[Opening Supplied records section]
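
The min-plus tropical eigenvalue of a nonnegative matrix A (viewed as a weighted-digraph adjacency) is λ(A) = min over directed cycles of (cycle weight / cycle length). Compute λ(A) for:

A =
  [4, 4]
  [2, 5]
λ(A) = 3

Enumerate directed cycles and compute their means (weight / length). Sample:
  cycle 0 → 0: weight = 4, length = 1, mean = 4/1 ≈ 4.000
  cycle 1 → 1: weight = 5, length = 1, mean = 5/1 ≈ 5.000
  cycle 0 → 1 → 0: weight = 6, length = 2, mean = 6/2 ≈ 3.000
  cycle 1 → 0 → 1: weight = 6, length = 2, mean = 6/2 ≈ 3.000
Minimum mean = 3.000, attained e.g. along the cycle 0 → 1 → 0 with weight 6 and length 2. So λ(A) = 6/2 = 3.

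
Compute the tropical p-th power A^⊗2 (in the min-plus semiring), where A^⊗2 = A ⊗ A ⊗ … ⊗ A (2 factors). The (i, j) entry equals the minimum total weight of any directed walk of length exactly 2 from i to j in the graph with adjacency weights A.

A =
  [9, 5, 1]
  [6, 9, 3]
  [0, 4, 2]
A^⊗2 =
  [1, 5, 3]
  [3, 7, 5]
  [2, 5, 1]

Each entry (A^⊗2)_ij equals the minimum over all length-2 walks i = v_0 → v_1 → … → v_2 = j of Σ_t A[v_t][v_{t+1}]. For example, for (i, j) = (0, 2) we minimise over 3 possible intermediate vertex sequences; the minimum is 3, attained along the walk 0 → 2 → 2.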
[Closing Supplied records section]
=== About this task ===
Without omitting anything, retype all of the material above exactly.

=== Exercise solution ===
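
The min-plus tropical eigenvalue of a nonnegative matrix A (viewed as a weighted-digraph adjacency) is λ(A) = min over directed cycles of (cycle weight / cycle length). Compute λ(A) for:

A =
  [4, 4]
  [2, 5]
λ(A) = 3

Enumerate directed cycles and compute their means (weight / length). Sample:
  cycle 0 → 0: weight = 4, length = 1, mean = 4/1 ≈ 4.000
  cycle 1 → 1: weight = 5, length = 1, mean = 5/1 ≈ 5.000
  cycle 0 → 1 → 0: weight = 6, length = 2, mean = 6/2 ≈ 3.000
  cycle 1 → 0 → 1: weight = 6, length = 2, mean = 6/2 ≈ 3.000
Minimum mean = 3.000, attained e.g. along the cycle 0 → 1 → 0 with weight 6 and length 2. So λ(A) = 6/2 = 3.

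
Compute the tropical p-th power A^⊗2 (in the min-plus semiring), where A^⊗2 = A ⊗ A ⊗ … ⊗ A (2 factors). The (i, j) entry equals the minimum total weight of any directed walk of length exactly 2 from i to j in the graph with adjacency weights A.

A =
  [9, 5, 1]
  [6, 9, 3]
  [0, 4, 2]
A^⊗2 =
  [1, 5, 3]
  [3, 7, 5]
  [2, 5, 1]

Each entry (A^⊗2)_ij equals the minimum over all length-2 walks i = v_0 → v_1 → … → v_2 = j of Σ_t A[v_t][v_{t+1}]. For example, for (i, j) = (0, 2) we minimise over 3 possible intermediate vertex sequences; the minimum is 3, attained along the walk 0 → 2 → 2.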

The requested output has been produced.